▶ _Task instructions_
No record may be left out; print them all verbatim.

▶ _The data_

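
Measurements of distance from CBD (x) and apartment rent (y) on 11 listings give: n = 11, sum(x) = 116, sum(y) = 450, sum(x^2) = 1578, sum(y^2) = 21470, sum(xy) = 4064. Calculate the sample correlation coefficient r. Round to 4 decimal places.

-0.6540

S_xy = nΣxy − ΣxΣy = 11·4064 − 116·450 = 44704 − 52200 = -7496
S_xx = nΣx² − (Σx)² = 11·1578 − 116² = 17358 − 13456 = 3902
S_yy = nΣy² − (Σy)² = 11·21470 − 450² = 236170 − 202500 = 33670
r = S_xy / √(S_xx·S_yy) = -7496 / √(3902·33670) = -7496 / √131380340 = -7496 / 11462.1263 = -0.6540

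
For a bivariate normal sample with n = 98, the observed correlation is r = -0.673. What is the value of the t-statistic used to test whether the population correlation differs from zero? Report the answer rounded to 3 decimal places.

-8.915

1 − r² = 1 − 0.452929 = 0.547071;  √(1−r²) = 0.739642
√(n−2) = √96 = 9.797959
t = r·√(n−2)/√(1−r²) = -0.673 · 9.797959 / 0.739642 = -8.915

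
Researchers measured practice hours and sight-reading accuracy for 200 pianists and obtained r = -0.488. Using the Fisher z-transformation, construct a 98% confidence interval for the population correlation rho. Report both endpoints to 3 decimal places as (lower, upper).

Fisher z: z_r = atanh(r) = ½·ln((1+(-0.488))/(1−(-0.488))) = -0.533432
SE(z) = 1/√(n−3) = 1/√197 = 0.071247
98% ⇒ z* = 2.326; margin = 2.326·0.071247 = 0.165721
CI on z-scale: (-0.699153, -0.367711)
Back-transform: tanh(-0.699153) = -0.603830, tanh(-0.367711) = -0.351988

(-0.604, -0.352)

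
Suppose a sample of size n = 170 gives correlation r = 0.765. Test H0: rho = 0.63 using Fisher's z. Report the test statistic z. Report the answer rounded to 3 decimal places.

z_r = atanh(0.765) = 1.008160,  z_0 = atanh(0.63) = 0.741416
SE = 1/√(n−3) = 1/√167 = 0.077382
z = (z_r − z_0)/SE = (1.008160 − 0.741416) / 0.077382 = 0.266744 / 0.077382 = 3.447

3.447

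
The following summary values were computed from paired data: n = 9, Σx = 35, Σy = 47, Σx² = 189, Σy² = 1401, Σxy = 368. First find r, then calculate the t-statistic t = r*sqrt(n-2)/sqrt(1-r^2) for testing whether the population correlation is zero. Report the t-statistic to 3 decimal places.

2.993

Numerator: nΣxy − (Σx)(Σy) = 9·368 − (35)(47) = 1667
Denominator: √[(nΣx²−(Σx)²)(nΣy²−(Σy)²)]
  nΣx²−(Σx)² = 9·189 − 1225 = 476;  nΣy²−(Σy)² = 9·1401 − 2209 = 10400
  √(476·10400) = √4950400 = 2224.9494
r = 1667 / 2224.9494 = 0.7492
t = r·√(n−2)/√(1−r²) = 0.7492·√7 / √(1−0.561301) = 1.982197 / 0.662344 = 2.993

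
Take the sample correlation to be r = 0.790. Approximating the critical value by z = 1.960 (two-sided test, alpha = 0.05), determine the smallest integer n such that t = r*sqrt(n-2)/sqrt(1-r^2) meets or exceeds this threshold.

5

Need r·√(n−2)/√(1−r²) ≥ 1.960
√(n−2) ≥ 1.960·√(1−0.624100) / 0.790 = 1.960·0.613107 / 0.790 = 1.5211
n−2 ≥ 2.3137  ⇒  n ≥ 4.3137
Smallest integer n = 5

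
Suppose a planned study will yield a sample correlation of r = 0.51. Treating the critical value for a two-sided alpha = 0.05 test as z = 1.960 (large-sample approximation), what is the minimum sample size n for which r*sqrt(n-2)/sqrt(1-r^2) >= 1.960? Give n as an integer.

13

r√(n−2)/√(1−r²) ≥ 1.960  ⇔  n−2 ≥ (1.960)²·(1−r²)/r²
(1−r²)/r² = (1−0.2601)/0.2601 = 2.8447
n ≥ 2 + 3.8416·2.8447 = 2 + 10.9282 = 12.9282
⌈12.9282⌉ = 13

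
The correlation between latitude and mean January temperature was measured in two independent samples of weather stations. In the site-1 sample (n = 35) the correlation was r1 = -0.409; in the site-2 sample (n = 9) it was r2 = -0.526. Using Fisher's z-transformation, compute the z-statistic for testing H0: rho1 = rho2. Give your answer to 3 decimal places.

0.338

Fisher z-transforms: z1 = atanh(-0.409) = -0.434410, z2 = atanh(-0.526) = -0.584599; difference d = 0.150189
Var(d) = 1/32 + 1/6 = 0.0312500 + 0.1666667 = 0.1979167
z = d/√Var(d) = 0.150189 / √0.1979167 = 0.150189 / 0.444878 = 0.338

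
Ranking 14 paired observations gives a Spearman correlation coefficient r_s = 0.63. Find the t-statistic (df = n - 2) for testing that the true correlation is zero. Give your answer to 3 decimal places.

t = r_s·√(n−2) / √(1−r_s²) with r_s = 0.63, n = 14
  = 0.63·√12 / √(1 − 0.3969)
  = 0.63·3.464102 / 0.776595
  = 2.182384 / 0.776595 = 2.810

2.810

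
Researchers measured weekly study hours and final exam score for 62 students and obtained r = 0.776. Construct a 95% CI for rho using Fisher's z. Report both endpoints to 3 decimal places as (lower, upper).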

▶ _Task result_
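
Measurements of distance from CBD (x) and apartment rent (y) on 11 listings give: n = 11, sum(x) = 116, sum(y) = 450, sum(x^2) = 1578, sum(y^2) = 21470, sum(xy) = 4064. Calculate the sample correlation coefficient r. Round to 4 decimal places.

-0.6540

S_xy = nΣxy − ΣxΣy = 11·4064 − 116·450 = 44704 − 52200 = -7496
S_xx = nΣx² − (Σx)² = 11·1578 − 116² = 17358 − 13456 = 3902
S_yy = nΣy² − (Σy)² = 11·21470 − 450² = 236170 − 202500 = 33670
r = S_xy / √(S_xx·S_yy) = -7496 / √(3902·33670) = -7496 / √131380340 = -7496 / 11462.1263 = -0.6540

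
For a bivariate normal sample with n = 98, the observed correlation is r = -0.673. What is the value of the t-statistic used to test whether the population correlation differs from zero? Report the answer rounded to 3 decimal places.

-8.915

1 − r² = 1 − 0.452929 = 0.547071;  √(1−r²) = 0.739642
√(n−2) = √96 = 9.797959
t = r·√(n−2)/√(1−r²) = -0.673 · 9.797959 / 0.739642 = -8.915

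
Researchers measured practice hours and sight-reading accuracy for 200 pianists and obtained r = -0.488. Using the Fisher z-transformation, construct a 98% confidence interval for the population correlation rho. Report both endpoints to 3 decimal places as (lower, upper).

Fisher z: z_r = atanh(r) = ½·ln((1+(-0.488))/(1−(-0.488))) = -0.533432
SE(z) = 1/√(n−3) = 1/√197 = 0.071247
98% ⇒ z* = 2.326; margin = 2.326·0.071247 = 0.165721
CI on z-scale: (-0.699153, -0.367711)
Back-transform: tanh(-0.699153) = -0.603830, tanh(-0.367711) = -0.351988

(-0.604, -0.352)

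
Suppose a sample of size n = 170 gives correlation r = 0.765. Test H0: rho = 0.63 using Fisher's z. Report the test statistic z. Report the answer rounded to 3 decimal places.

z_r = atanh(0.765) = 1.008160,  z_0 = atanh(0.63) = 0.741416
SE = 1/√(n−3) = 1/√167 = 0.077382
z = (z_r − z_0)/SE = (1.008160 − 0.741416) / 0.077382 = 0.266744 / 0.077382 = 3.447

3.447

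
The following summary values were computed from paired data: n = 9, Σx = 35, Σy = 47, Σx² = 189, Σy² = 1401, Σxy = 368. First find r, then calculate the t-statistic t = r*sqrt(n-2)/sqrt(1-r^2) for testing whether the population correlation is zero. Report the t-statistic to 3 decimal places.

2.993

Numerator: nΣxy − (Σx)(Σy) = 9·368 − (35)(47) = 1667
Denominator: √[(nΣx²−(Σx)²)(nΣy²−(Σy)²)]
  nΣx²−(Σx)² = 9·189 − 1225 = 476;  nΣy²−(Σy)² = 9·1401 − 2209 = 10400
  √(476·10400) = √4950400 = 2224.9494
r = 1667 / 2224.9494 = 0.7492
t = r·√(n−2)/√(1−r²) = 0.7492·√7 / √(1−0.561301) = 1.982197 / 0.662344 = 2.993

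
Take the sample correlation to be r = 0.790. Approximating the critical value by z = 1.960 (two-sided test, alpha = 0.05), determine the smallest integer n such that t = r*sqrt(n-2)/sqrt(1-r^2) meets or exceeds this threshold.

5

Need r·√(n−2)/√(1−r²) ≥ 1.960
√(n−2) ≥ 1.960·√(1−0.624100) / 0.790 = 1.960·0.613107 / 0.790 = 1.5211
n−2 ≥ 2.3137  ⇒  n ≥ 4.3137
Smallest integer n = 5

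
Suppose a planned study will yield a sample correlation of r = 0.51. Treating the critical value for a two-sided alpha = 0.05 test as z = 1.960 (large-sample approximation), what is the minimum sample size n for which r*sqrt(n-2)/sqrt(1-r^2) >= 1.960? Give n as an integer.

13

r√(n−2)/√(1−r²) ≥ 1.960  ⇔  n−2 ≥ (1.960)²·(1−r²)/r²
(1−r²)/r² = (1−0.2601)/0.2601 = 2.8447
n ≥ 2 + 3.8416·2.8447 = 2 + 10.9282 = 12.9282
⌈12.9282⌉ = 13

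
The correlation between latitude and mean January temperature was measured in two independent samples of weather stations. In the site-1 sample (n = 35) the correlation was r1 = -0.409; in the site-2 sample (n = 9) it was r2 = -0.526. Using Fisher's z-transformation, compute the z-statistic for testing H0: rho1 = rho2. Give your answer to 3 decimal places.

0.338

Fisher z-transforms: z1 = atanh(-0.409) = -0.434410, z2 = atanh(-0.526) = -0.584599; difference d = 0.150189
Var(d) = 1/32 + 1/6 = 0.0312500 + 0.1666667 = 0.1979167
z = d/√Var(d) = 0.150189 / √0.1979167 = 0.150189 / 0.444878 = 0.338

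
Ranking 14 paired observations gives a Spearman correlation coefficient r_s = 0.63. Find the t-statistic (df = n - 2) for testing that the true correlation is zero. Give your answer to 3 decimal places.

t = r_s·√(n−2) / √(1−r_s²) with r_s = 0.63, n = 14
  = 0.63·√12 / √(1 − 0.3969)
  = 0.63·3.464102 / 0.776595
  = 2.182384 / 0.776595 = 2.810

2.810

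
Researchers measured weekly study hours and final exam score for 62 students and obtained r = 0.776. Construct a 95% CI for rho using Fisher's z. Report both endpoints to 3 decimal places as (lower, upper).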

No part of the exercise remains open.